Copy out the data so that nothing differs from the original.

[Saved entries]
===============
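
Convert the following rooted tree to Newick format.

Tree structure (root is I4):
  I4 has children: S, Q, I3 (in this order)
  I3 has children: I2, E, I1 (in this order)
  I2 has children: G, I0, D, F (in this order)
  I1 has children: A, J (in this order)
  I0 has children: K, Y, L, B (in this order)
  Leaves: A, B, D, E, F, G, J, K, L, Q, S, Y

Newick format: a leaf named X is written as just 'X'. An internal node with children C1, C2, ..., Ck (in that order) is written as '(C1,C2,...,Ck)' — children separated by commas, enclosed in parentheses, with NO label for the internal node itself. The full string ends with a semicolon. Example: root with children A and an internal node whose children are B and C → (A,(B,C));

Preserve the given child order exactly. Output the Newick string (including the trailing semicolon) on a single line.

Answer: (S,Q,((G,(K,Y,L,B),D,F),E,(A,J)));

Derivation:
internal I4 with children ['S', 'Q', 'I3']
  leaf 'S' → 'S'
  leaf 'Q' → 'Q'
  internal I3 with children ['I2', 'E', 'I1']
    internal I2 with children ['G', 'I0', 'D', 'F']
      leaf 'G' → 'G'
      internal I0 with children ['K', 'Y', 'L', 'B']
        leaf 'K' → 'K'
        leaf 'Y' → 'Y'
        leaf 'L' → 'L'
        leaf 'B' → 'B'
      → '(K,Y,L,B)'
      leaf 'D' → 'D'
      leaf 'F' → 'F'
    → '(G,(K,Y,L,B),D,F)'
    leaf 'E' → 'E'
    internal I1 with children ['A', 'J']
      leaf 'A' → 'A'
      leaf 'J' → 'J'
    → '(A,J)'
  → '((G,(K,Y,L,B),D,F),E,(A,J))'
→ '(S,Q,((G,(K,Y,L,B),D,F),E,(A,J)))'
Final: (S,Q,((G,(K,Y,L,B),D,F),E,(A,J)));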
===============
TASK ANSWER |
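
Convert the following rooted tree to Newick format.

Tree structure (root is I4):
  I4 has children: S, Q, I3 (in this order)
  I3 has children: I2, E, I1 (in this order)
  I2 has children: G, I0, D, F (in this order)
  I1 has children: A, J (in this order)
  I0 has children: K, Y, L, B (in this order)
  Leaves: A, B, D, E, F, G, J, K, L, Q, S, Y

Newick format: a leaf named X is written as just 'X'. An internal node with children C1, C2, ..., Ck (in that order) is written as '(C1,C2,...,Ck)' — children separated by commas, enclosed in parentheses, with NO label for the internal node itself. The full string ends with a semicolon. Example: root with children A and an internal node whose children are B and C → (A,(B,C));

Preserve the given child order exactly. Output the Newick string (including the trailing semicolon) on a single line.

Answer: (S,Q,((G,(K,Y,L,B),D,F),E,(A,J)));

Derivation:
internal I4 with children ['S', 'Q', 'I3']
  leaf 'S' → 'S'
  leaf 'Q' → 'Q'
  internal I3 with children ['I2', 'E', 'I1']
    internal I2 with children ['G', 'I0', 'D', 'F']
      leaf 'G' → 'G'
      internal I0 with children ['K', 'Y', 'L', 'B']
        leaf 'K' → 'K'
        leaf 'Y' → 'Y'
        leaf 'L' → 'L'
        leaf 'B' → 'B'
      → '(K,Y,L,B)'
      leaf 'D' → 'D'
      leaf 'F' → 'F'
    → '(G,(K,Y,L,B),D,F)'
    leaf 'E' → 'E'
    internal I1 with children ['A', 'J']
      leaf 'A' → 'A'
      leaf 'J' → 'J'
    → '(A,J)'
  → '((G,(K,Y,L,B),D,F),E,(A,J))'
→ '(S,Q,((G,(K,Y,L,B),D,F),E,(A,J)))'
Final: (S,Q,((G,(K,Y,L,B),D,F),E,(A,J)));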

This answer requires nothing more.